Your objective >>
All entries should be output exactly as they stand.

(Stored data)
◆ ◆ ◆
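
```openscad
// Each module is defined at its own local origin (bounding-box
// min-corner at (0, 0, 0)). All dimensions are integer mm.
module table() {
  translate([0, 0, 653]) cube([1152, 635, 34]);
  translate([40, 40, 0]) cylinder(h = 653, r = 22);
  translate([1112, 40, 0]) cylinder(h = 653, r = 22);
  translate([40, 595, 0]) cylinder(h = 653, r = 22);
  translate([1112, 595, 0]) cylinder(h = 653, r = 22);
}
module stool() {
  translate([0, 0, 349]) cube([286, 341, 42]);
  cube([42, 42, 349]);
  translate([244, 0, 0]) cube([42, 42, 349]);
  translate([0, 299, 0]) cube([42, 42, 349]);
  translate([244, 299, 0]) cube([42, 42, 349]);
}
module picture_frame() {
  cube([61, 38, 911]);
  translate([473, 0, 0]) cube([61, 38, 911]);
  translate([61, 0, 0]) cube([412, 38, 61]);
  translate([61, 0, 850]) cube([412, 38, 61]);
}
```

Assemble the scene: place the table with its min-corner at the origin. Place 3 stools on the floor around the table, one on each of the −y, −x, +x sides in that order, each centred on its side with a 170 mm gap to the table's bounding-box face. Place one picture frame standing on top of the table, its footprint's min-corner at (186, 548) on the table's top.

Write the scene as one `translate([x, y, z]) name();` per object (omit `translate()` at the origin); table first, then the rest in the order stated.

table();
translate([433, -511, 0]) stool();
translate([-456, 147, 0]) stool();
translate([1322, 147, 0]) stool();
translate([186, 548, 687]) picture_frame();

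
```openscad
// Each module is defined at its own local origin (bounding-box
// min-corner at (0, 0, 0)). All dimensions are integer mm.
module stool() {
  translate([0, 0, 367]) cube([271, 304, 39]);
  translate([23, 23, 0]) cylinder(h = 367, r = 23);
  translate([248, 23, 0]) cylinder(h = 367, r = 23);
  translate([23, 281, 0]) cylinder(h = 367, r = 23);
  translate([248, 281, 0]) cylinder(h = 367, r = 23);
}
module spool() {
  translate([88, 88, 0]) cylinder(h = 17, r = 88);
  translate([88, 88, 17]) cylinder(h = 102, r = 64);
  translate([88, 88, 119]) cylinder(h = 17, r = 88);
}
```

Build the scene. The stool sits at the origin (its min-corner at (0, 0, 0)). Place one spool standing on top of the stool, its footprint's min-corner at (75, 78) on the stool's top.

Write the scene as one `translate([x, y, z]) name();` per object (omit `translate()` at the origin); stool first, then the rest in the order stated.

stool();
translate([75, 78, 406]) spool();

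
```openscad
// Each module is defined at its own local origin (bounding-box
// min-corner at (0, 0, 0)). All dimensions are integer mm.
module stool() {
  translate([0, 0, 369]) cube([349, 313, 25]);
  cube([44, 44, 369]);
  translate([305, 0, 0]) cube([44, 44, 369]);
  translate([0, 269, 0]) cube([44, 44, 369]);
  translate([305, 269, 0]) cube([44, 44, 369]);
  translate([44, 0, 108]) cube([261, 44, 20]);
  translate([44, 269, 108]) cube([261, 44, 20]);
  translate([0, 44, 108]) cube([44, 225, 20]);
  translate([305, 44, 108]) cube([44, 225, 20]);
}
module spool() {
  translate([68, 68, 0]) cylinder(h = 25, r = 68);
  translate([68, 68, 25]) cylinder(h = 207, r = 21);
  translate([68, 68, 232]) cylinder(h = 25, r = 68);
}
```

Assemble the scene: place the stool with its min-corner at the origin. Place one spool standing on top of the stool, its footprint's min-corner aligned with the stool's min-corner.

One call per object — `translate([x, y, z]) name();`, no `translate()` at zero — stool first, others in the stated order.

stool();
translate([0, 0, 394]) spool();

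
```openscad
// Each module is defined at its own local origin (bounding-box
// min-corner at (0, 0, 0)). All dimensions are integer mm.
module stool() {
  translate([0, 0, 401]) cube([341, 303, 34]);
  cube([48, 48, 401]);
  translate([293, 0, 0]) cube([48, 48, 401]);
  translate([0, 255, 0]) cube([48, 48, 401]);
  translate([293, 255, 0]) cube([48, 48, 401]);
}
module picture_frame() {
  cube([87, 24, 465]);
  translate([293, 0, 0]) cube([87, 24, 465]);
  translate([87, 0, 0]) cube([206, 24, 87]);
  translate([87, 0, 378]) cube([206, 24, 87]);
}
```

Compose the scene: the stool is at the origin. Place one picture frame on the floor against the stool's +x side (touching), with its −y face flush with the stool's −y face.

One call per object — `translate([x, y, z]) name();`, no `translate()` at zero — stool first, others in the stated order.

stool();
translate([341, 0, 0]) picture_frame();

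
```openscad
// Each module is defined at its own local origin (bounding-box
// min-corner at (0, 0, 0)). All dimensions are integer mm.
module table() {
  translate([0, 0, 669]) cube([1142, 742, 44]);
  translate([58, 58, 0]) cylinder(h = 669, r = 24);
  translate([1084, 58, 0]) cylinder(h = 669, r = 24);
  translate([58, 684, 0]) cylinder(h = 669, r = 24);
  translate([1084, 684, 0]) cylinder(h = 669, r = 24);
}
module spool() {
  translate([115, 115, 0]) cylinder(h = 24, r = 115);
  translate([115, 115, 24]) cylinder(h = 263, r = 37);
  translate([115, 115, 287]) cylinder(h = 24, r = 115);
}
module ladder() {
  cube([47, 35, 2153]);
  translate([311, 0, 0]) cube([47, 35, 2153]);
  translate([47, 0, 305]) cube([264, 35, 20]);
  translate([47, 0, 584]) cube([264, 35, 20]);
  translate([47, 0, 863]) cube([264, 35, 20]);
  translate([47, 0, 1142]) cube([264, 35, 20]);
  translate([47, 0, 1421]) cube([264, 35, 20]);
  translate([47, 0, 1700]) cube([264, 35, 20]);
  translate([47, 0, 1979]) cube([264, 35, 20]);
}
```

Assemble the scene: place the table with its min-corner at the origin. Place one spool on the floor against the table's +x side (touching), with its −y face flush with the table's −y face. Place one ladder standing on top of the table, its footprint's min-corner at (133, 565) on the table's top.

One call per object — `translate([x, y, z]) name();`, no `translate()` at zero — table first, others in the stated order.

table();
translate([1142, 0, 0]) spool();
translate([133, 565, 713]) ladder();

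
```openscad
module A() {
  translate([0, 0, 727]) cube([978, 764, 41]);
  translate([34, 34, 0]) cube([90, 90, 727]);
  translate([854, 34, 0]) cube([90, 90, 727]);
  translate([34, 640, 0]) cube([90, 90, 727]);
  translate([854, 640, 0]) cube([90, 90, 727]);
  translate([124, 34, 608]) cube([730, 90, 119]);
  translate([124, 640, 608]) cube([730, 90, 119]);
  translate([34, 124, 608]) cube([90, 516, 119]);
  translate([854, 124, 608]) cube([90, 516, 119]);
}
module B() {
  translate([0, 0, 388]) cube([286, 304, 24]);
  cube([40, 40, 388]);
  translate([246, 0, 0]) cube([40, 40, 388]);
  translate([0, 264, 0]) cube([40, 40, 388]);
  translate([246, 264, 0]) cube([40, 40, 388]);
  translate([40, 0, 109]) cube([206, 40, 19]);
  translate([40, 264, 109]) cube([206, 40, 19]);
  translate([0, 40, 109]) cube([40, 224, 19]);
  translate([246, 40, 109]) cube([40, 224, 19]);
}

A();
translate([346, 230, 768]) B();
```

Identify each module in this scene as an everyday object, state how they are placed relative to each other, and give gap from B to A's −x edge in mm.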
◆ ◆ ◆
Output for this exercise >>
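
```openscad
// Each module is defined at its own local origin (bounding-box
// min-corner at (0, 0, 0)). All dimensions are integer mm.
module table() {
  translate([0, 0, 653]) cube([1152, 635, 34]);
  translate([40, 40, 0]) cylinder(h = 653, r = 22);
  translate([1112, 40, 0]) cylinder(h = 653, r = 22);
  translate([40, 595, 0]) cylinder(h = 653, r = 22);
  translate([1112, 595, 0]) cylinder(h = 653, r = 22);
}
module stool() {
  translate([0, 0, 349]) cube([286, 341, 42]);
  cube([42, 42, 349]);
  translate([244, 0, 0]) cube([42, 42, 349]);
  translate([0, 299, 0]) cube([42, 42, 349]);
  translate([244, 299, 0]) cube([42, 42, 349]);
}
module picture_frame() {
  cube([61, 38, 911]);
  translate([473, 0, 0]) cube([61, 38, 911]);
  translate([61, 0, 0]) cube([412, 38, 61]);
  translate([61, 0, 850]) cube([412, 38, 61]);
}
```

Assemble the scene: place the table with its min-corner at the origin. Place 3 stools on the floor around the table, one on each of the −y, −x, +x sides in that order, each centred on its side with a 170 mm gap to the table's bounding-box face. Place one picture frame standing on top of the table, its footprint's min-corner at (186, 548) on the table's top.

Write the scene as one `translate([x, y, z]) name();` per object (omit `translate()` at the origin); table first, then the rest in the order stated.

table();
translate([433, -511, 0]) stool();
translate([-456, 147, 0]) stool();
translate([1322, 147, 0]) stool();
translate([186, 548, 687]) picture_frame();

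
```openscad
// Each module is defined at its own local origin (bounding-box
// min-corner at (0, 0, 0)). All dimensions are integer mm.
module stool() {
  translate([0, 0, 367]) cube([271, 304, 39]);
  translate([23, 23, 0]) cylinder(h = 367, r = 23);
  translate([248, 23, 0]) cylinder(h = 367, r = 23);
  translate([23, 281, 0]) cylinder(h = 367, r = 23);
  translate([248, 281, 0]) cylinder(h = 367, r = 23);
}
module spool() {
  translate([88, 88, 0]) cylinder(h = 17, r = 88);
  translate([88, 88, 17]) cylinder(h = 102, r = 64);
  translate([88, 88, 119]) cylinder(h = 17, r = 88);
}
```

Build the scene. The stool sits at the origin (its min-corner at (0, 0, 0)). Place one spool standing on top of the stool, its footprint's min-corner at (75, 78) on the stool's top.

Write the scene as one `translate([x, y, z]) name();` per object (omit `translate()` at the origin); stool first, then the rest in the order stated.

stool();
translate([75, 78, 406]) spool();

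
```openscad
// Each module is defined at its own local origin (bounding-box
// min-corner at (0, 0, 0)). All dimensions are integer mm.
module stool() {
  translate([0, 0, 369]) cube([349, 313, 25]);
  cube([44, 44, 369]);
  translate([305, 0, 0]) cube([44, 44, 369]);
  translate([0, 269, 0]) cube([44, 44, 369]);
  translate([305, 269, 0]) cube([44, 44, 369]);
  translate([44, 0, 108]) cube([261, 44, 20]);
  translate([44, 269, 108]) cube([261, 44, 20]);
  translate([0, 44, 108]) cube([44, 225, 20]);
  translate([305, 44, 108]) cube([44, 225, 20]);
}
module spool() {
  translate([68, 68, 0]) cylinder(h = 25, r = 68);
  translate([68, 68, 25]) cylinder(h = 207, r = 21);
  translate([68, 68, 232]) cylinder(h = 25, r = 68);
}
```

Assemble the scene: place the stool with its min-corner at the origin. Place one spool standing on top of the stool, its footprint's min-corner aligned with the stool's min-corner.

One call per object — `translate([x, y, z]) name();`, no `translate()` at zero — stool first, others in the stated order.

stool();
translate([0, 0, 394]) spool();

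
```openscad
// Each module is defined at its own local origin (bounding-box
// min-corner at (0, 0, 0)). All dimensions are integer mm.
module stool() {
  translate([0, 0, 401]) cube([341, 303, 34]);
  cube([48, 48, 401]);
  translate([293, 0, 0]) cube([48, 48, 401]);
  translate([0, 255, 0]) cube([48, 48, 401]);
  translate([293, 255, 0]) cube([48, 48, 401]);
}
module picture_frame() {
  cube([87, 24, 465]);
  translate([293, 0, 0]) cube([87, 24, 465]);
  translate([87, 0, 0]) cube([206, 24, 87]);
  translate([87, 0, 378]) cube([206, 24, 87]);
}
```

Compose the scene: the stool is at the origin. Place one picture frame on the floor against the stool's +x side (touching), with its −y face flush with the stool's −y face.

One call per object — `translate([x, y, z]) name();`, no `translate()` at zero — stool first, others in the stated order.

stool();
translate([341, 0, 0]) picture_frame();

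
```openscad
// Each module is defined at its own local origin (bounding-box
// min-corner at (0, 0, 0)). All dimensions are integer mm.
module table() {
  translate([0, 0, 669]) cube([1142, 742, 44]);
  translate([58, 58, 0]) cylinder(h = 669, r = 24);
  translate([1084, 58, 0]) cylinder(h = 669, r = 24);
  translate([58, 684, 0]) cylinder(h = 669, r = 24);
  translate([1084, 684, 0]) cylinder(h = 669, r = 24);
}
module spool() {
  translate([115, 115, 0]) cylinder(h = 24, r = 115);
  translate([115, 115, 24]) cylinder(h = 263, r = 37);
  translate([115, 115, 287]) cylinder(h = 24, r = 115);
}
module ladder() {
  cube([47, 35, 2153]);
  translate([311, 0, 0]) cube([47, 35, 2153]);
  translate([47, 0, 305]) cube([264, 35, 20]);
  translate([47, 0, 584]) cube([264, 35, 20]);
  translate([47, 0, 863]) cube([264, 35, 20]);
  translate([47, 0, 1142]) cube([264, 35, 20]);
  translate([47, 0, 1421]) cube([264, 35, 20]);
  translate([47, 0, 1700]) cube([264, 35, 20]);
  translate([47, 0, 1979]) cube([264, 35, 20]);
}
```

Assemble the scene: place the table with its min-corner at the origin. Place one spool on the floor against the table's +x side (touching), with its −y face flush with the table's −y face. Place one ladder standing on top of the table, its footprint's min-corner at (133, 565) on the table's top.

One call per object — `translate([x, y, z]) name();`, no `translate()` at zero — table first, others in the stated order.

table();
translate([1142, 0, 0]) spool();
translate([133, 565, 713]) ladder();

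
```openscad
module A() {
  translate([0, 0, 727]) cube([978, 764, 41]);
  translate([34, 34, 0]) cube([90, 90, 727]);
  translate([854, 34, 0]) cube([90, 90, 727]);
  translate([34, 640, 0]) cube([90, 90, 727]);
  translate([854, 640, 0]) cube([90, 90, 727]);
  translate([124, 34, 608]) cube([730, 90, 119]);
  translate([124, 640, 608]) cube([730, 90, 119]);
  translate([34, 124, 608]) cube([90, 516, 119]);
  translate([854, 124, 608]) cube([90, 516, 119]);
}
module B() {
  translate([0, 0, 388]) cube([286, 304, 24]);
  cube([40, 40, 388]);
  translate([246, 0, 0]) cube([40, 40, 388]);
  translate([0, 264, 0]) cube([40, 40, 388]);
  translate([246, 264, 0]) cube([40, 40, 388]);
  translate([40, 0, 109]) cube([206, 40, 19]);
  translate([40, 264, 109]) cube([206, 40, 19]);
  translate([0, 40, 109]) cube([40, 224, 19]);
  translate([246, 40, 109]) cube([40, 224, 19]);
}

A();
translate([346, 230, 768]) B();
```

Identify each module in this scene as an everyday object, state how they are placed relative to each other, and give gap from B to A's −x edge in mm.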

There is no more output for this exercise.